◆ **What is needed**:
Return every line from the records below that has the word "unable".

◆ **Stored items**:
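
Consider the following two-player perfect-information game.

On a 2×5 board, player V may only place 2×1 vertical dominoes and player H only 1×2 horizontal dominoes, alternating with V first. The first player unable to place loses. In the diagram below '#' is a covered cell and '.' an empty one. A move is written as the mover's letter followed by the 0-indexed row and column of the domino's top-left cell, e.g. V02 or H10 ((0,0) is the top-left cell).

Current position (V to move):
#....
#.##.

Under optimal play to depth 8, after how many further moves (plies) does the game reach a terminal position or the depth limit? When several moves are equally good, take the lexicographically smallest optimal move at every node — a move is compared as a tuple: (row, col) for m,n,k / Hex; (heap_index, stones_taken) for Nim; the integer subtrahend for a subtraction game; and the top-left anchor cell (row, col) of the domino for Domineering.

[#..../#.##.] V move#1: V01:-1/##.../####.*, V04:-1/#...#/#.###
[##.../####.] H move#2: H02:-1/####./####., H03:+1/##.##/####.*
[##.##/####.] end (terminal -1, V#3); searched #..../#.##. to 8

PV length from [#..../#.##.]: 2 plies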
...
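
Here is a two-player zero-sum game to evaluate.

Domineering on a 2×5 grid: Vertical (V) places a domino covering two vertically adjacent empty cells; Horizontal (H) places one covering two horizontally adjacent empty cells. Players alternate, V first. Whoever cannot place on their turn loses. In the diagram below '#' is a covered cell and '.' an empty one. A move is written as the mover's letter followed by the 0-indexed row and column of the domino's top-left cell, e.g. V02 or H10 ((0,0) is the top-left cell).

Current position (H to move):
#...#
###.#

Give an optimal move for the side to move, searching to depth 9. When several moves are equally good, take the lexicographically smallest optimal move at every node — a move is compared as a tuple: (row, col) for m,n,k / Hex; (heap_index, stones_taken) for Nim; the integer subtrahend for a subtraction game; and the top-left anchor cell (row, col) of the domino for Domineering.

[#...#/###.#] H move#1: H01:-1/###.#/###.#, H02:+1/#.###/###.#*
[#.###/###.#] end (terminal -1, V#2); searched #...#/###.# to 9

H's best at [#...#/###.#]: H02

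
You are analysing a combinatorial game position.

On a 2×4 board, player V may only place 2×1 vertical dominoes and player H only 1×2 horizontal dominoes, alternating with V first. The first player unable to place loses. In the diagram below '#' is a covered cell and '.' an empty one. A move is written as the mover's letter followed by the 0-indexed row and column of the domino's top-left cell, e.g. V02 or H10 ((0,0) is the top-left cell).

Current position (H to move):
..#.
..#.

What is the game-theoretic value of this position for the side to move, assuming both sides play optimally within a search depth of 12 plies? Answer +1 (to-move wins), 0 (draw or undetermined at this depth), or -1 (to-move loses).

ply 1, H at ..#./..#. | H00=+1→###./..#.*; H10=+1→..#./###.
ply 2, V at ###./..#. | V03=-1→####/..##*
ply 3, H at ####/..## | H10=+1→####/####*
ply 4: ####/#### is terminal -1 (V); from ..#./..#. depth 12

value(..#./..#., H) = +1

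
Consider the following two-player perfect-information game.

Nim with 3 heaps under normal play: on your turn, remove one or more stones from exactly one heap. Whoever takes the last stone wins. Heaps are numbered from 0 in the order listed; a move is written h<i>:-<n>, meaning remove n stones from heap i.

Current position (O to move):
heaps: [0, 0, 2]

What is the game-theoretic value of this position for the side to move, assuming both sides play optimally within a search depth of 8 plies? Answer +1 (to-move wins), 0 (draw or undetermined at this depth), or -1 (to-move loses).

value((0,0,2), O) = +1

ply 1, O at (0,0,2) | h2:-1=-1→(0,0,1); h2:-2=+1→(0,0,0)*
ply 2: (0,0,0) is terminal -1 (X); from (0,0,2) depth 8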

◆ **Final answer**:
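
On a 2×5 board, player V may only place 2×1 vertical dominoes and player H only 1×2 horizontal dominoes, alternating with V first. The first player unable to place loses. In the diagram below '#' is a covered cell and '.' an empty one. A move is written as the mover's letter followed by the 0-indexed row and column of the domino's top-left cell, e.g. V02 or H10 ((0,0) is the top-left cell).
On a 2×4 board, player V may only place 2×1 vertical dominoes and player H only 1×2 horizontal dominoes, alternating with V first. The first player unable to place loses. In the diagram below '#' is a covered cell and '.' an empty one. A move is written as the mover's letter followed by the 0-indexed row and column of the domino's top-left cell, e.g. V02 or H10 ((0,0) is the top-left cell).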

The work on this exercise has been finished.